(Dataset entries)
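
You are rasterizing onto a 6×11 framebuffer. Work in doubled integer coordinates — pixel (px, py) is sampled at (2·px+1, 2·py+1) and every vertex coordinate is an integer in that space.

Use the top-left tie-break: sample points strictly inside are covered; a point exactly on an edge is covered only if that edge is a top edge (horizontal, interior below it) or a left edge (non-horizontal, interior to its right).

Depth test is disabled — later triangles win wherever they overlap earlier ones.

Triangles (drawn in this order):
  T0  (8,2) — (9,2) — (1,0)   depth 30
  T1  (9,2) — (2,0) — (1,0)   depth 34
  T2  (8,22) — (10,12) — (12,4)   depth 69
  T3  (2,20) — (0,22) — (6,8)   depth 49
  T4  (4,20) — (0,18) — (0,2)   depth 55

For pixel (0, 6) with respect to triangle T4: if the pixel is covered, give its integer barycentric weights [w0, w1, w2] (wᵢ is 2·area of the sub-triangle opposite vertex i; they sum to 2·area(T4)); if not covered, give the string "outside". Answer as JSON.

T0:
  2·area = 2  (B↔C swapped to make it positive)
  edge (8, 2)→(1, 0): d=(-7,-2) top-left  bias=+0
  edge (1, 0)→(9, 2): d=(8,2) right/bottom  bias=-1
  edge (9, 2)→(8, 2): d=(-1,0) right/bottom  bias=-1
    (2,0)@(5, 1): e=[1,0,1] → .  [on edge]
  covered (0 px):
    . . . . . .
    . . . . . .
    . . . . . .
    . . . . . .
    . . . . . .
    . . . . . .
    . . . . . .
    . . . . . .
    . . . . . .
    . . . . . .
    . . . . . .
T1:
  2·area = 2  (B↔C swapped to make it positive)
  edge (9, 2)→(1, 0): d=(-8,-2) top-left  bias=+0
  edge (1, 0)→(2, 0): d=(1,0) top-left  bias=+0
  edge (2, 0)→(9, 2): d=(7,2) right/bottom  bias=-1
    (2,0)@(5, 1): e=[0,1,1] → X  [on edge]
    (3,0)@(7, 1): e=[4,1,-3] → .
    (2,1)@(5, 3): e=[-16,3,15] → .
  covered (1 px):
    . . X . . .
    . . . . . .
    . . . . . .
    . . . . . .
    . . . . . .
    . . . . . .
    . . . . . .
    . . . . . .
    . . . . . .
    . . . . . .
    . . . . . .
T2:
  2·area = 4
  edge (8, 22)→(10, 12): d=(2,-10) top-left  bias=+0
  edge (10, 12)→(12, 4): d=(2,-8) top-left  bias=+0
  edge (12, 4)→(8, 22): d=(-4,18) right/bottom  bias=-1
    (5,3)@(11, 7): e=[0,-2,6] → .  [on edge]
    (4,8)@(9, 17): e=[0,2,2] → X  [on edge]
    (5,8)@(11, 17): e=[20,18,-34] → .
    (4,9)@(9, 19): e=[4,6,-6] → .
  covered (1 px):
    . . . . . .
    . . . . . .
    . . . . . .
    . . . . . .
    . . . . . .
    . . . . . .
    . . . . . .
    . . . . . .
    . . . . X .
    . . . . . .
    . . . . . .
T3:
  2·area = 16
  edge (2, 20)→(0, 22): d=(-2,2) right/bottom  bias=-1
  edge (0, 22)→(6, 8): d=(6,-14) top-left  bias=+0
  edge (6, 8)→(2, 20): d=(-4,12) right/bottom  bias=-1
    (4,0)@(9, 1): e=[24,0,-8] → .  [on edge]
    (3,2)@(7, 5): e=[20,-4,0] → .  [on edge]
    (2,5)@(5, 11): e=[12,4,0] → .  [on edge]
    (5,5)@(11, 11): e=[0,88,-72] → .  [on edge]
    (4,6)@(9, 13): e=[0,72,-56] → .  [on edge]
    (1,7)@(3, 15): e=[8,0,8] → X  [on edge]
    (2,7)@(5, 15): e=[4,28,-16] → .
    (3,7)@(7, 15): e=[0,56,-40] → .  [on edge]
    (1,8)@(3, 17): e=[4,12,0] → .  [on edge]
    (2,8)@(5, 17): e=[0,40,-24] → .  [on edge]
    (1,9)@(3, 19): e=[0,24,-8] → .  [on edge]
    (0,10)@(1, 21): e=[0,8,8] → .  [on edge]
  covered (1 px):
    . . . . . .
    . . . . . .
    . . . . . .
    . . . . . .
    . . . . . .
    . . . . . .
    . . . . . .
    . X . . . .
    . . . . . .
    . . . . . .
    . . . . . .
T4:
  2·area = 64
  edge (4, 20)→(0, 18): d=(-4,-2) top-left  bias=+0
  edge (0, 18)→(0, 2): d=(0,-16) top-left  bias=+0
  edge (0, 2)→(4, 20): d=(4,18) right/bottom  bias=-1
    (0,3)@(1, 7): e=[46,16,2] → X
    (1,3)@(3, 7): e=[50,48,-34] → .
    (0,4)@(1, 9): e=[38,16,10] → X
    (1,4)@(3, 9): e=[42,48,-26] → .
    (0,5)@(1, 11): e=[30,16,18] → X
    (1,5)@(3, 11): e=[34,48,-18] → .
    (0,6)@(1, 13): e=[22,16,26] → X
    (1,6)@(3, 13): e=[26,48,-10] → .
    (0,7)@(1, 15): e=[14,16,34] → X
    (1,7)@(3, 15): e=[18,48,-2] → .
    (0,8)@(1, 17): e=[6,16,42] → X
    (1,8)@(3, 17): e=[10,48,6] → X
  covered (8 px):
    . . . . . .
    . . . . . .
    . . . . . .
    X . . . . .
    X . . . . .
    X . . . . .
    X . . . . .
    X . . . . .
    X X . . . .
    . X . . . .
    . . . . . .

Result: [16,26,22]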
--
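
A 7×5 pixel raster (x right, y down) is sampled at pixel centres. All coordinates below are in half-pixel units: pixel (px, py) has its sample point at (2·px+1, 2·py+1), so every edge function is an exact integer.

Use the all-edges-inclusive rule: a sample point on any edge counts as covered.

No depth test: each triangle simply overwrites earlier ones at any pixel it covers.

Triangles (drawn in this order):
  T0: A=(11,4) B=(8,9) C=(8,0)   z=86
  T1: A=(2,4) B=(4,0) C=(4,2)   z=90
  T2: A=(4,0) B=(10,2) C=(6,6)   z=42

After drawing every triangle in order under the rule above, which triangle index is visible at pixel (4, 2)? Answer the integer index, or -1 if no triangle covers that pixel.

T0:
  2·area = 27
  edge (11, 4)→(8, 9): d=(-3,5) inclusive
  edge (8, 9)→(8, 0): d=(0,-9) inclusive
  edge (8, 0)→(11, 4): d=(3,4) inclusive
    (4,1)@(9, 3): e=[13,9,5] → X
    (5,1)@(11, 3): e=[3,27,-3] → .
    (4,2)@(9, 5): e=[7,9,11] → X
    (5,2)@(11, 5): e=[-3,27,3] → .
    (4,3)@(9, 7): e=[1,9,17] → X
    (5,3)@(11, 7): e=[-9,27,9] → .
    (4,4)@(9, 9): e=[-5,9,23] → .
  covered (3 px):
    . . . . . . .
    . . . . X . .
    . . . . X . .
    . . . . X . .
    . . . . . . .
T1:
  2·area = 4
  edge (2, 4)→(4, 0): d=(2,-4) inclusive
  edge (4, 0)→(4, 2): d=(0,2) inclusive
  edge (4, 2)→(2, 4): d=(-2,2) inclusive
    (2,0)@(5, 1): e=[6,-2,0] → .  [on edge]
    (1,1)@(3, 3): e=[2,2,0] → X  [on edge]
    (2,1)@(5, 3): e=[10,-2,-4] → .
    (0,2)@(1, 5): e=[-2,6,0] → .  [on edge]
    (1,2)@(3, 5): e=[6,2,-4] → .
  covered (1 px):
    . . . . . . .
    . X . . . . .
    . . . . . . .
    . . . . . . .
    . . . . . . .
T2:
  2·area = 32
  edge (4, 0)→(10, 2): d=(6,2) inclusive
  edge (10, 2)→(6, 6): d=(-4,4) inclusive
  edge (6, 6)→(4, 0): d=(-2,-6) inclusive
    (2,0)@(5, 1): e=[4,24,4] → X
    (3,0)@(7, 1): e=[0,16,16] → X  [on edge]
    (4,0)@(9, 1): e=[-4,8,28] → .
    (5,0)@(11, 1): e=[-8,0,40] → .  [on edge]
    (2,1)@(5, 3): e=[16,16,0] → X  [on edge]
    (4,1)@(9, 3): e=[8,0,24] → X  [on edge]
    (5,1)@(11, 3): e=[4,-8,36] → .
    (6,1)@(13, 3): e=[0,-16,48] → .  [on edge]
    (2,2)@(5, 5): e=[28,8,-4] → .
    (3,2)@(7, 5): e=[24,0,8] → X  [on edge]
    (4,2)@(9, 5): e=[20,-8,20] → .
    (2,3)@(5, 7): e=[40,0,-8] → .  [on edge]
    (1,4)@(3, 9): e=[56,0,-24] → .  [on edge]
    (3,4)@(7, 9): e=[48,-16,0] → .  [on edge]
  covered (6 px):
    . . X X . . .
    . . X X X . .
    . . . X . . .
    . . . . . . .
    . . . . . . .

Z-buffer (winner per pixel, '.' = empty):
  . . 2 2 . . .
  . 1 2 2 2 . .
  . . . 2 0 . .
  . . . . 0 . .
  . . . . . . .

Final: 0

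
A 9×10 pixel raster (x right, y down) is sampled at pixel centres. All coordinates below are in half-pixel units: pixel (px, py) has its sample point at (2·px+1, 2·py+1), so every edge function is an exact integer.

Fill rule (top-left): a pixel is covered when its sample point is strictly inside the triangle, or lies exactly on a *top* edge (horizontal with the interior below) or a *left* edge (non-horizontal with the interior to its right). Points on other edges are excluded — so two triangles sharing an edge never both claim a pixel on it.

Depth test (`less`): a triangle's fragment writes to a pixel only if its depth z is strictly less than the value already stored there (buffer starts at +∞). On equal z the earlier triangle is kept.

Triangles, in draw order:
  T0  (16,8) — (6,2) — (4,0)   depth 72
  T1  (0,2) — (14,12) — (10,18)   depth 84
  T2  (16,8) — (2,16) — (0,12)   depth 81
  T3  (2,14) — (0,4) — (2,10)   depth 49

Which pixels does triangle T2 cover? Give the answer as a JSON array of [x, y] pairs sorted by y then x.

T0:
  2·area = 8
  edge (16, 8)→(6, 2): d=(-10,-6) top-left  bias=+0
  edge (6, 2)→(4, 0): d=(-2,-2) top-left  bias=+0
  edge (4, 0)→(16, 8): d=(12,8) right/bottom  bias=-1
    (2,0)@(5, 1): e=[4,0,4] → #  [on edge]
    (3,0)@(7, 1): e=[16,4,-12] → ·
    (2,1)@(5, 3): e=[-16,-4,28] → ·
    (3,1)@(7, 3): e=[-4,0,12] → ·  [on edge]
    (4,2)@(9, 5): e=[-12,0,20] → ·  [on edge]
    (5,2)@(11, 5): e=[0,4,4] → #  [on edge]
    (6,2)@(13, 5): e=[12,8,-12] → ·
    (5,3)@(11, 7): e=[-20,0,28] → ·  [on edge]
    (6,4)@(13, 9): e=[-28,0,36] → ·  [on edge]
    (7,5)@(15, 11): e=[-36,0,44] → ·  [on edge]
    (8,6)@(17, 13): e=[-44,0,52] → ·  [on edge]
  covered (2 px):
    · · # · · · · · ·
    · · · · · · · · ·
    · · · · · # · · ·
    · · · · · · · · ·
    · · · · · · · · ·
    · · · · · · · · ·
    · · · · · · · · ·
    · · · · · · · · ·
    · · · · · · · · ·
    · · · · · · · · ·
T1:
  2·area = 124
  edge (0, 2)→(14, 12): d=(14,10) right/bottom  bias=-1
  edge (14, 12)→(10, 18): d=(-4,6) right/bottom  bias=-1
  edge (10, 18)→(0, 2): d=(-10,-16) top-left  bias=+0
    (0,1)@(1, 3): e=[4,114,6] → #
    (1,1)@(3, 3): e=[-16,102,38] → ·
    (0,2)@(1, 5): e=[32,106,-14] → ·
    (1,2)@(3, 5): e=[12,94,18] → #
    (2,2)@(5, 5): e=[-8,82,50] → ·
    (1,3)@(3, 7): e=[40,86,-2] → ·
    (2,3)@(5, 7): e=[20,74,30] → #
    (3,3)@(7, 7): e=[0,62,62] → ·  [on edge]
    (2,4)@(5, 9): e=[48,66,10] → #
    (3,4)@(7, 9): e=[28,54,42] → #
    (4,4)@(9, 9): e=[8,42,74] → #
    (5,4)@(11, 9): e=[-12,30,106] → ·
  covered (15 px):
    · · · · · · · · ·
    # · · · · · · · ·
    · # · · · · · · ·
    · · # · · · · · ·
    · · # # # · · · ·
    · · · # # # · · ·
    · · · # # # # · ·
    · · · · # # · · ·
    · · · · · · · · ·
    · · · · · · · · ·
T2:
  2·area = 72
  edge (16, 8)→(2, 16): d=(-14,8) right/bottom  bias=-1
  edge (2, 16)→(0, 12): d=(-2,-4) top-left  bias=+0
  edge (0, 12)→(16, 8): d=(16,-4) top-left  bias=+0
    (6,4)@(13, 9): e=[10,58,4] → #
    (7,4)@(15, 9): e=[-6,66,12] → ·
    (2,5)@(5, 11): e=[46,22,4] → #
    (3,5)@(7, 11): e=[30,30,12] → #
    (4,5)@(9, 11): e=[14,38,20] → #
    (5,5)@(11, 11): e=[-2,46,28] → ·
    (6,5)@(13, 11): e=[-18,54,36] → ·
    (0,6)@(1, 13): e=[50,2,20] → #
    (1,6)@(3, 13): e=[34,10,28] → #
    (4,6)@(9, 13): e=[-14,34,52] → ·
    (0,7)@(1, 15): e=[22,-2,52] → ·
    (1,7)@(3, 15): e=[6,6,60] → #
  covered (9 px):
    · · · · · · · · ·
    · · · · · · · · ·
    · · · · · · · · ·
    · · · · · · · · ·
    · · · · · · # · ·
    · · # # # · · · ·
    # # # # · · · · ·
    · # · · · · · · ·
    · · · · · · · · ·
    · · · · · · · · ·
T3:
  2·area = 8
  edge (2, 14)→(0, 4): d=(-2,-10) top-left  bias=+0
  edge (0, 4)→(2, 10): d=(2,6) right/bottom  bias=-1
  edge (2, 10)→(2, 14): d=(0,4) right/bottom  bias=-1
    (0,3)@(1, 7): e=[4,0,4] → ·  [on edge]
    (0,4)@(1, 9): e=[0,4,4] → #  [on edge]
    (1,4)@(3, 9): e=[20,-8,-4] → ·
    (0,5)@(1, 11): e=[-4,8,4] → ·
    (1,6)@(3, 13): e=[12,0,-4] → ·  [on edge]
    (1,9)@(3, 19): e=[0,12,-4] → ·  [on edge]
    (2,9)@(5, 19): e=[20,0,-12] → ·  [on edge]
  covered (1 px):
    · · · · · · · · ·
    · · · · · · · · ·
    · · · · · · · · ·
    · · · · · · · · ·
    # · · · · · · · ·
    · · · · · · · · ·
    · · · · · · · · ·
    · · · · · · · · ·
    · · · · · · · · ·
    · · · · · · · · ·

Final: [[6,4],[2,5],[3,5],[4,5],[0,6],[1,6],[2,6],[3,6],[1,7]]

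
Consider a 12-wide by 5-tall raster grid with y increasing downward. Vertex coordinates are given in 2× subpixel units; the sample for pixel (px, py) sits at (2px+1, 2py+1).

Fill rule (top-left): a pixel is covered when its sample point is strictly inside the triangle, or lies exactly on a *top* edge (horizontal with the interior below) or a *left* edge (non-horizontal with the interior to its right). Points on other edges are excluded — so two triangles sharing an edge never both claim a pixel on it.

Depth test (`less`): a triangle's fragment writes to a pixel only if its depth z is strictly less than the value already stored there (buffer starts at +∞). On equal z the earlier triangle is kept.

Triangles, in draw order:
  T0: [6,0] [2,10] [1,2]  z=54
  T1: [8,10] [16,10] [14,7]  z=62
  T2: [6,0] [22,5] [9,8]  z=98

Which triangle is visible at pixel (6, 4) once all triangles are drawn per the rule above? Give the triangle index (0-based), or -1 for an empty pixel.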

### HOW TO COMPLETE THIS TASK
Return exactly the lines above from the line that has "You are rasterizing" through the line that has "(4,20) — (0,18)", inclusive, and nothing else.

### COMPLETED EXERCISE
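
You are rasterizing onto a 6×11 framebuffer. Work in doubled integer coordinates — pixel (px, py) is sampled at (2·px+1, 2·py+1) and every vertex coordinate is an integer in that space.

Use the top-left tie-break: sample points strictly inside are covered; a point exactly on an edge is covered only if that edge is a top edge (horizontal, interior below it) or a left edge (non-horizontal, interior to its right).

Depth test is disabled — later triangles win wherever they overlap earlier ones.

Triangles (drawn in this order):
  T0  (8,2) — (9,2) — (1,0)   depth 30
  T1  (9,2) — (2,0) — (1,0)   depth 34
  T2  (8,22) — (10,12) — (12,4)   depth 69
  T3  (2,20) — (0,22) — (6,8)   depth 49
  T4  (4,20) — (0,18) — (0,2)   depth 55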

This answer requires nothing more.